## Instructions to follow
Your response should be every line of the data, written out exactly.

[Saved data entries]
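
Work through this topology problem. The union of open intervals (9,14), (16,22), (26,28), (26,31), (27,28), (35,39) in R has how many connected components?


Sort and merge overlapping open intervals.
Merged: (9,14), (16,22), (26,31), (35,39).
Number of components = 4

4


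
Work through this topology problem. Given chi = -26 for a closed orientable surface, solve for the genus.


chi = 2 - 2g for closed orientable surfaces.
-26 = 2 - 2g
2g = 2 - (-26) = 28
g = 14

14


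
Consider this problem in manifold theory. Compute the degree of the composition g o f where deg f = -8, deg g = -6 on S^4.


Degree is multiplicative under composition: deg(g o f) = deg(g) * deg(f).
= -6 * -8 = 48

48


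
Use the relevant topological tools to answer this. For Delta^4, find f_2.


Delta^4 has 4+1 vertices. A 2-face is a choice of 2+1 vertices.
f_2 = C(4+1, 2+1) = C(5,3) = 10

10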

## Answer
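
Work through this topology problem. The union of open intervals (9,14), (16,22), (26,28), (26,31), (27,28), (35,39) in R has how many connected components?


Sort and merge overlapping open intervals.
Merged: (9,14), (16,22), (26,31), (35,39).
Number of components = 4

4


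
Work through this topology problem. Given chi = -26 for a closed orientable surface, solve for the genus.


chi = 2 - 2g for closed orientable surfaces.
-26 = 2 - 2g
2g = 2 - (-26) = 28
g = 14

14


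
Consider this problem in manifold theory. Compute the degree of the composition g o f where deg f = -8, deg g = -6 on S^4.


Degree is multiplicative under composition: deg(g o f) = deg(g) * deg(f).
= -6 * -8 = 48

48


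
Use the relevant topological tools to answer this. For Delta^4, find f_2.


Delta^4 has 4+1 vertices. A 2-face is a choice of 2+1 vertices.
f_2 = C(4+1, 2+1) = C(5,3) = 10

10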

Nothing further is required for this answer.